- Record extracts:
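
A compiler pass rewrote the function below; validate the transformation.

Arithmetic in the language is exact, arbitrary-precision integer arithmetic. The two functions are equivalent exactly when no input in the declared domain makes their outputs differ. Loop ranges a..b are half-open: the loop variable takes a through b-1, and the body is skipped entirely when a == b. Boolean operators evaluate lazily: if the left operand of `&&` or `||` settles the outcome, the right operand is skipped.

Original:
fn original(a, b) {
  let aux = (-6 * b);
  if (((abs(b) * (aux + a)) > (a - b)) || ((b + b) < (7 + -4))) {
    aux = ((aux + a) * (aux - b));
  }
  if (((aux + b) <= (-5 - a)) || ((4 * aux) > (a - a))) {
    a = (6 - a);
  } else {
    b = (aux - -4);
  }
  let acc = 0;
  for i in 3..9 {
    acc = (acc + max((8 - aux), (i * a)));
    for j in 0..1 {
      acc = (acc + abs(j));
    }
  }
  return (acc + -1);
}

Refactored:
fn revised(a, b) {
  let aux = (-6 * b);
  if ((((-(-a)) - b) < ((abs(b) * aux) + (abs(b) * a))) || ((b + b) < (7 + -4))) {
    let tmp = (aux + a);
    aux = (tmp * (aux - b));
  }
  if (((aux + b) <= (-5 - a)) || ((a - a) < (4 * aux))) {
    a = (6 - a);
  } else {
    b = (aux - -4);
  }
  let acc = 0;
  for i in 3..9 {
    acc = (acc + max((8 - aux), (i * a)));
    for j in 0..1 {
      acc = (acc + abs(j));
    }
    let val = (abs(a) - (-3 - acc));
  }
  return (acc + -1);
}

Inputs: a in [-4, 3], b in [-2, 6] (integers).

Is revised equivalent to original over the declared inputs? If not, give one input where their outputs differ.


Side by side, the visible changes include: comparison usage differs, and min/max/abs usage differs, and local variable names differ, and arithmetic usage differs, and constant usage differs, and statement counts differ.
One worked example (a=2, b=6) — original: aux becomes -36; next (((abs(b) * (aux + a)) > (a - b)) || ((b + b) < (7 + -4))) evaluates to false; next (((aux + b) <= (-5 - a)) || ((4 * aux) > (a - a))) evaluates to true; next a becomes 4; next acc becomes 0; next at i=3:; next acc becomes 44; next at j=0:; next acc becomes 44; next at i=4:; next acc becomes 88; next at j=0:; next acc becomes 88; next at i=5:; next acc becomes 132; next at j=0:; next acc becomes 132; next at i=6:; next acc becomes 176; next at j=0:; next acc becomes 176; next at i=7:; next acc becomes 220; next at j=0:; next acc becomes 220; next at i=8:; next acc becomes 264; next at j=0:; next acc becomes 264; next final value 263; revised: aux becomes -36; next ((((-(-a)) - b) < ((abs(b) * aux) + (abs(b) * a))) || ((b + b) < (7 + -4))) evaluates to false; next (((aux + b) <= (-5 - a)) || ((a - a) < (4 * aux))) evaluates to true; next a becomes 4; next acc becomes 0; next at i=3:; next acc becomes 44; next at j=0:; next acc becomes 44; next val becomes 51; next at i=4:; next acc becomes 88; next at j=0:; next acc becomes 88; next val becomes 95; next at i=5:; next acc becomes 132; next at j=0:; next acc becomes 132; next val becomes 139; next at i=6:; next acc becomes 176; next at j=0:; next acc becomes 176; next val becomes 183; next at i=7:; next acc becomes 220; next at j=0:; next acc becomes 220; next val becomes 227; next at i=8:; next acc becomes 264; next at j=0:; next acc becomes 264; next val becomes 271; next final value 263; agreement on 263.
Every one of the 72 inputs gives matching results.
verdict: equivalent


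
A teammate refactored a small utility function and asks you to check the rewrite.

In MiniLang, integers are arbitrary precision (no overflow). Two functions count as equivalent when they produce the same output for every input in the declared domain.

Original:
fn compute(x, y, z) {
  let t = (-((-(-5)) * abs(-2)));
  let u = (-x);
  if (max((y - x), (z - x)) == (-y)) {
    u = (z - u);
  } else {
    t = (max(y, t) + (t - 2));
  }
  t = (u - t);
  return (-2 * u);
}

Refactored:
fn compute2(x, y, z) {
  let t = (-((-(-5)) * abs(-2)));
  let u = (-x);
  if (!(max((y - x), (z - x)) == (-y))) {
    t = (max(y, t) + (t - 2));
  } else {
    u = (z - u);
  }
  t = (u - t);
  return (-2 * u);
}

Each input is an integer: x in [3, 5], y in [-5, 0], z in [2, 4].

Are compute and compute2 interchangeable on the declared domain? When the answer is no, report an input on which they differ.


Equivalent — the differences include boolean connective usage differs, yet no declared input distinguishes the two.
One worked example (x=5, y=-2, z=3) — compute: t := -10 | u := -5 | (max((y - x), (z - x)) == (-y)): false | t := -14 | t := 9 | result 10; compute2: t := -10 | u := -5 | (!(max((y - x), (z - x)) == (-y))): true | t := -14 | t := 9 | result 10; agreement on 10.
Sweeping the whole domain (54 inputs) finds no disagreement.
verdict: equivalent


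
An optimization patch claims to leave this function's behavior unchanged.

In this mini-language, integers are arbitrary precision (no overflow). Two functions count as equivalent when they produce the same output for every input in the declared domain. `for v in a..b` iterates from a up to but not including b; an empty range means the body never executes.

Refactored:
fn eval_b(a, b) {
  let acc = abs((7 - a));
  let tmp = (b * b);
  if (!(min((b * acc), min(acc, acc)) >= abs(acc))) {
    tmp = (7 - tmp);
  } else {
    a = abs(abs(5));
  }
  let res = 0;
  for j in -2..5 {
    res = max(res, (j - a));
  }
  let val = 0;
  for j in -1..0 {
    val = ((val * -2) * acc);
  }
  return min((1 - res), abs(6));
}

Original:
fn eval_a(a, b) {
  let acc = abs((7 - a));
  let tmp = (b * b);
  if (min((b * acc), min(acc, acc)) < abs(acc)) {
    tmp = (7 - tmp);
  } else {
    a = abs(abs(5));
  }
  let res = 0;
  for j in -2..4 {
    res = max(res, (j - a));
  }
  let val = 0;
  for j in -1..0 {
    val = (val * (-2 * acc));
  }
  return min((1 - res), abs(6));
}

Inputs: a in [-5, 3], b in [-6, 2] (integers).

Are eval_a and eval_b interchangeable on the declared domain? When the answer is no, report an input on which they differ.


On input a=-5, b=-6, eval_a returns -7 while eval_b returns -8.
verdict: not equivalent; witness: a=-5, b=-6


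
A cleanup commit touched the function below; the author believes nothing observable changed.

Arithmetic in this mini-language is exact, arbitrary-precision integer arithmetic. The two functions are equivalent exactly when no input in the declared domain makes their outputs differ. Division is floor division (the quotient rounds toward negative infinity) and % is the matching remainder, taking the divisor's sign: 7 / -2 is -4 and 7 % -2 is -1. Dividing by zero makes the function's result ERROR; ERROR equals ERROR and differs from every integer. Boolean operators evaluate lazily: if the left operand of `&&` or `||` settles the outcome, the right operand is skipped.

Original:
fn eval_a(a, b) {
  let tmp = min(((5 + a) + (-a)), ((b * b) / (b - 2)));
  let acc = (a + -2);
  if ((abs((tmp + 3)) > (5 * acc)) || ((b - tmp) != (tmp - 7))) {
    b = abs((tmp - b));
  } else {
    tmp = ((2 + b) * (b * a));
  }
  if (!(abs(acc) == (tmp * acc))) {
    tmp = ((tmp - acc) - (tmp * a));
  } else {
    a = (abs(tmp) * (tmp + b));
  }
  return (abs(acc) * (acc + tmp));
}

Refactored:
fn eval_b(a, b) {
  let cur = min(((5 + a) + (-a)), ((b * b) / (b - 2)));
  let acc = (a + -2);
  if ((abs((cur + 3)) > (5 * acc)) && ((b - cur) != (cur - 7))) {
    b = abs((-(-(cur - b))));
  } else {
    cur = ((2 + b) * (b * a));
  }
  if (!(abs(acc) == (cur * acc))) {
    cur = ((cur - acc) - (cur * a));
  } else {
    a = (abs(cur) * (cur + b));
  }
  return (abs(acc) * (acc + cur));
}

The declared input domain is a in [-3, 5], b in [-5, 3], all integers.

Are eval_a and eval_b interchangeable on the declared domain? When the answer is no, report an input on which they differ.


a=-3, b=3 yields 100 from eval_a but -900 from eval_b.
verdict: not equivalent; witness: a=-3, b=3


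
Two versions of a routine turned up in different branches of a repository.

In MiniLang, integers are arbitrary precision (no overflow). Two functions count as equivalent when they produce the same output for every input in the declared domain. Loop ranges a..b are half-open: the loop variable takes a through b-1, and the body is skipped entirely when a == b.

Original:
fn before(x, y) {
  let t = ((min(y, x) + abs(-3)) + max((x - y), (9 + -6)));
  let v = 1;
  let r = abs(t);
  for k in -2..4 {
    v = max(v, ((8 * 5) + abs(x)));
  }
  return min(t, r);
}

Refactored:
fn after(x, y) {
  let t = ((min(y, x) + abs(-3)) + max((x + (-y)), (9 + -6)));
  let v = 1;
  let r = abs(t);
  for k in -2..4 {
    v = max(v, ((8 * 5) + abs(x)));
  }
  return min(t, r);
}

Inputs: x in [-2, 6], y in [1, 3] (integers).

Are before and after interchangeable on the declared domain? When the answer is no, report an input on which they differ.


Although arithmetic usage differs, 27/27 inputs agree.
verdict: equivalent


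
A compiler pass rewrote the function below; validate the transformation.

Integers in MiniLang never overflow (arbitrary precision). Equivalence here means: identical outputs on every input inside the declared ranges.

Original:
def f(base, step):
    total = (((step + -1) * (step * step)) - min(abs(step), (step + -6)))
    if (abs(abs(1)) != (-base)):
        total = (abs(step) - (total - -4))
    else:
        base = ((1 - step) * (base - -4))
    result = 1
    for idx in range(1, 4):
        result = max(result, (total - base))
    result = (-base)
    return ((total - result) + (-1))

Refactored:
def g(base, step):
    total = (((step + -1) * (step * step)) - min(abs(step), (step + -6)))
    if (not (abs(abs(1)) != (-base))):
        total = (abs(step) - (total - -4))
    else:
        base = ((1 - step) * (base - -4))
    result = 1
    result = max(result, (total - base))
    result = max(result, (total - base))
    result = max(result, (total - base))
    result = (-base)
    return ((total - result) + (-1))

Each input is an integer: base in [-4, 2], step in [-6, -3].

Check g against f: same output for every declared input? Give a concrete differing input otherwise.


These are not equivalent — on base=-4, step=-6 the outputs split (237 vs -241).
f: total := -240 | (abs(abs(1)) != (-base)): true | total := 242 | result := 1 | iter idx=1: | result := 246 | iter idx=2: | result := 246 | iter idx=3: | result := 246 | result := 4 | result 237
g: total := -240 | (not (abs(abs(1)) != (-base))): false | base := 0 | result := 1 | result := 1 | result := 1 | result := 1 | result := 0 | result -241
verdict: not equivalent; witness: base=-4, step=-6


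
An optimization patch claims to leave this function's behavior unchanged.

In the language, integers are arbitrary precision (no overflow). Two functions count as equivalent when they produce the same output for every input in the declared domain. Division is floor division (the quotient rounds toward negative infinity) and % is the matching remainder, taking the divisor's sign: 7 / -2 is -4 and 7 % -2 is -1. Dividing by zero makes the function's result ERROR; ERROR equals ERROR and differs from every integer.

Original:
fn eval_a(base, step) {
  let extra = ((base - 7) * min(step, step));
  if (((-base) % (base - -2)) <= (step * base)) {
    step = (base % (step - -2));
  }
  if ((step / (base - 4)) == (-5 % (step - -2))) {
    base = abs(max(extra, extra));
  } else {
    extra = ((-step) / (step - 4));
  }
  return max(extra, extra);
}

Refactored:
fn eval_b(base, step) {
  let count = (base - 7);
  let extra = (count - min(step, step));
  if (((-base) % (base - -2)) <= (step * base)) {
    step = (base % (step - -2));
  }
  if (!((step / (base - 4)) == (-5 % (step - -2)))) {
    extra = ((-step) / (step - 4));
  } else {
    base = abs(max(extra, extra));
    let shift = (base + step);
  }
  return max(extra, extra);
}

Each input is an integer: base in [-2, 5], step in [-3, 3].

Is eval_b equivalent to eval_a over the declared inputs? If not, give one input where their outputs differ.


Try base=1, step=-1.
eval_a: extra := 6 | (((-base) % (base - -2)) <= (step * base)): false | ((step / (base - 4)) == (-5 % (step - -2))): true | base := 6 | result 6
eval_b: count := -6 | extra := -5 | (((-base) % (base - -2)) <= (step * base)): false | (!((step / (base - 4)) == (-5 % (step - -2)))): false | base := 5 | shift := 4 | result -5
6 != -5, so the rewrite changes behavior.
verdict: not equivalent; witness: base=1, step=-1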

- Exercise prompt: Set aside each line above that includes the string "ranges" and report it.

- Task response:
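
Arithmetic in the language is exact, arbitrary-precision integer arithmetic. The two functions are equivalent exactly when no input in the declared domain makes their outputs differ. Loop ranges a..b are half-open: the loop variable takes a through b-1, and the body is skipped entirely when a == b. Boolean operators evaluate lazily: if the left operand of `&&` or `||` settles the outcome, the right operand is skipped.
In MiniLang, integers are arbitrary precision (no overflow). Two functions count as equivalent when they produce the same output for every input in the declared domain. Loop ranges a..b are half-open: the loop variable takes a through b-1, and the body is skipped entirely when a == b.
Integers in MiniLang never overflow (arbitrary precision). Equivalence here means: identical outputs on every input inside the declared ranges.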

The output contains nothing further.